╭──

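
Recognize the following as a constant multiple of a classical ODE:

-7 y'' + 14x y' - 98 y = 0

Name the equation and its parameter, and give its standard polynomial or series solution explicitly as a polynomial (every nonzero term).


All three coefficients share the factor -7; dividing through by -7 gives  y'' - 2x y' + 14 y = 0.
This matches the Hermite equation y'' - 2x y' + 2n y = 0 with 2n = 14, so n = 7; the polynomial solution is H_7(x).
With y = sum_k a_k x^k, matching x^k gives (k+2)(k+1) a_{k+2} = 2(k - n) a_k = 2(k - 7) a_k. The right side vanishes at k = 7, so the series with the parity of 7 terminates at degree 7.
Standard normalization: leading coefficient of H_n is 2^n, so a_7 = 2^7 = 128. Work downward with a_k = (k+1)(k+2) a_{k+2} / (2(k - n)):
  a_5 = (6)(7)(128) / (2(5 - 7)) = 5376/(-4) = -1344
  a_3 = (4)(5)(-1344) / (2(3 - 7)) = -26880/(-8) = 3360
  a_1 = (2)(3)(3360) / (2(1 - 7)) = 20160/(-12) = -1680
Hence H_7(x) = 128 x^7 - 1344 x^5 + 3360 x^3 - 1680 x.

H_7(x); series = 128 x^7 - 1344 x^5 + 3360 x^3 - 1680 x


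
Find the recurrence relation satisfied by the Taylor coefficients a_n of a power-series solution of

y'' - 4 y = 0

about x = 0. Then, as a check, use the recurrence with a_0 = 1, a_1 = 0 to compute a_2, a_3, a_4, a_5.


Substitute y = sum_n a_n x^n into y'' + (const) y = 0.
y''(x) = sum_{n>=0} (n+2)(n+1) a_{n+2} x^n.
The ODE becomes sum_n [(n+2)(n+1) a_{n+2} - 4 a_n] x^n = 0.
Setting each coefficient to zero gives the recurrence:
  (n+2)(n+1) a_{n+2} - 4 a_n = 0,
  a_{n+2} = 4 / ((n+1)(n+2)) a_n.

Check with a_0 = 1, a_1 = 0 (apply the recurrence for n = 0, 1, 2, 3): a_0 = 1, a_1 = 0, a_2 = 2, a_3 = 0, a_4 = 2/3, a_5 = 0.

a_{n+2} = 4/((n+1)(n+2)) * a_n; check: a_0 = 1, a_1 = 0, a_2 = 2, a_3 = 0, a_4 = 2/3, a_5 = 0


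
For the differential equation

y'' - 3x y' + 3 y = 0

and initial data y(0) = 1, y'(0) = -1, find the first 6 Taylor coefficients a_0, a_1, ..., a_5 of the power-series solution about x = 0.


Ansatz: y(x) = sum_{n>=0} a_n x^n, so y'(x) = sum_{n>=1} n a_n x^(n-1) and y''(x) = sum_{n>=2} n(n-1) a_n x^(n-2).
Substitute into P(x) y'' + Q(x) y' + R(x) y = 0 with P(x) = 1, Q(x) = -3x, R(x) = 3, and match powers of x.
Initial conditions: a_0 = 1, a_1 = -1.
Setting the coefficient of each power of x to zero and solving order by order (substituting the coefficients already found):
  x^0: 2 a_2 + 3 a_0 = 0  ->  2 a_2 = -3 a_0 = -3  ->  a_2 = -3/2
  x^1: 6 a_3 = 0  ->  a_3 = 0
  x^2: 12 a_4 - 3 a_2 = 0  ->  12 a_4 = 3 a_2 = -9/2  ->  a_4 = -3/8
  x^3: 20 a_5 - 6 a_3 = 0  ->  20 a_5 = 6 a_3 = 0  ->  a_5 = 0
Truncated series: y(x) = 1 - x - (3/2) x^2 - (3/8) x^4 + O(x^6).

a_0 = 1; a_1 = -1; a_2 = -3/2; a_3 = 0; a_4 = -3/8; a_5 = 0


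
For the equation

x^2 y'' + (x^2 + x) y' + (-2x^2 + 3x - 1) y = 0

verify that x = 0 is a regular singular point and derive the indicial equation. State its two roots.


Divide by x^2 to reach normal form y'' + P_1(x) y' + P_2(x) y = 0 with P_1(x) = 1 + 1/x and P_2(x) = -2 + 3/x - 1/x^2.
x = 0 is a singular point because the y'-coefficient 1 + 1/x has a pole at x = 0 and the y-coefficient -2 + 3/x - 1/x^2 has a pole at x = 0.
It is a regular singular point because x P_1(x) = p(x) = x + 1 and x^2 P_2(x) = q(x) = -2x^2 + 3x - 1 are polynomials, hence analytic at x = 0.
p(0) = 1,  q(0) = -1.
Indicial equation: r(r-1) + p(0) r + q(0) = 0, i.e. r^2 + (p(0) - 1) r + q(0) = 0, i.e. r^2 - 1 = 0.
Discriminant: (0)^2 - 4(-1) = 4, so r = (0 ± 2)/2.
Solving: r_1 = 1, r_2 = -1.

indicial: r^2 - 1 = 0; roots r_1 = 1, r_2 = -1


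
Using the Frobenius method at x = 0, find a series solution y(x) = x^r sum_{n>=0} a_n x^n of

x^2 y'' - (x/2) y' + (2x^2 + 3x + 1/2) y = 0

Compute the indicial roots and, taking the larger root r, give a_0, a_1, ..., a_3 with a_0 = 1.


Write in Frobenius form y'' + (p(x)/x) y' + (q(x)/x^2) y = 0:
  p(x) = -1/2,  q(x) = 2x^2 + 3x + 1/2.
Indicial equation: r(r-1) + (-1/2) r + (1/2) = 0 -> roots r_1 = 1, r_2 = 1/2.
Take r = r_1 = 1. Let y(x) = x^r sum_{n>=0} a_n x^n with a_0 = 1.
Substitute y = x^r sum a_n x^n and match x^{r+n}. The recurrence is
  D(n) a_n + 3 a_{n-1} + 2 a_{n-2} = 0,  where D(n) = (r+n)(r+n-1) + (-1/2)(r+n) + (1/2).
  a_n = [-3 a_{n-1} - 2 a_{n-2}] / D(n).
Since the indicial polynomial factors as (r - r_1)(r - r_2), D(n) = (r_1 + n - r_1)(r_1 + n - r_2) = n(n + 1/2).
Evaluating step by step (a_0 = 1):
  n = 1: D(1) = 1(1 + 1/2) = 3/2; numerator = -3(1) = -3; a_1 = (-3)/(3/2) = -2
  n = 2: D(2) = 2(2 + 1/2) = 5; numerator = -3(-2) - 2(1) = 4; a_2 = (4)/(5) = 4/5
  n = 3: D(3) = 3(3 + 1/2) = 21/2; numerator = -3(4/5) - 2(-2) = 8/5; a_3 = (8/5)/(21/2) = 16/105

r = 1; a_0 = 1; a_1 = -2; a_2 = 4/5; a_3 = 16/105


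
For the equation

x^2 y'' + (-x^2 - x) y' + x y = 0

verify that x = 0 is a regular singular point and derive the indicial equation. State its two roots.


Divide by x^2 to reach normal form y'' + P_1(x) y' + P_2(x) y = 0 with P_1(x) = -1 - 1/x and P_2(x) = 1/x.
x = 0 is a singular point because the y'-coefficient -1 - 1/x has a pole at x = 0 and the y-coefficient 1/x has a pole at x = 0.
It is a regular singular point because x P_1(x) = p(x) = -x - 1 and x^2 P_2(x) = q(x) = x are polynomials, hence analytic at x = 0.
p(0) = -1,  q(0) = 0.
Indicial equation: r(r-1) + p(0) r + q(0) = 0, i.e. r^2 + (p(0) - 1) r + q(0) = 0, i.e. r^2 - 2 r = 0.
Discriminant: (-2)^2 - 4(0) = 4, so r = (2 ± 2)/2.
Solving: r_1 = 2, r_2 = 0.

indicial: r^2 - 2 r = 0; roots r_1 = 2, r_2 = 0


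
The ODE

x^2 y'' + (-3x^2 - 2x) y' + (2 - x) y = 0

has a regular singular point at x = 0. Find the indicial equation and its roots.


Divide by x^2 to reach normal form y'' + P_1(x) y' + P_2(x) y = 0 with P_1(x) = -3 - 2/x and P_2(x) = -1/x + 2/x^2.
x = 0 is a singular point because the y'-coefficient -3 - 2/x has a pole at x = 0 and the y-coefficient -1/x + 2/x^2 has a pole at x = 0.
It is a regular singular point because x P_1(x) = p(x) = -3x - 2 and x^2 P_2(x) = q(x) = 2 - x are polynomials, hence analytic at x = 0.
p(0) = -2,  q(0) = 2.
Indicial equation: r(r-1) + p(0) r + q(0) = 0, i.e. r^2 + (p(0) - 1) r + q(0) = 0, i.e. r^2 - 3 r + 2 = 0.
Discriminant: (-3)^2 - 4(2) = 1, so r = (3 ± 1)/2.
Solving: r_1 = 2, r_2 = 1.

indicial: r^2 - 3 r + 2 = 0; roots r_1 = 2, r_2 = 1


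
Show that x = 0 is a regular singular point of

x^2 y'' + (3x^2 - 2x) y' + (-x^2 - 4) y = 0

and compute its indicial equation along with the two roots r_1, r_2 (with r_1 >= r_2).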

╰──

Task statement ->
Please output only the lines from the first line of the entries through the line with "-7 y'' + 14x y' - 98 y = 0", both included, exactly as written.

Response ->
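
Recognize the following as a constant multiple of a classical ODE:

-7 y'' + 14x y' - 98 y = 0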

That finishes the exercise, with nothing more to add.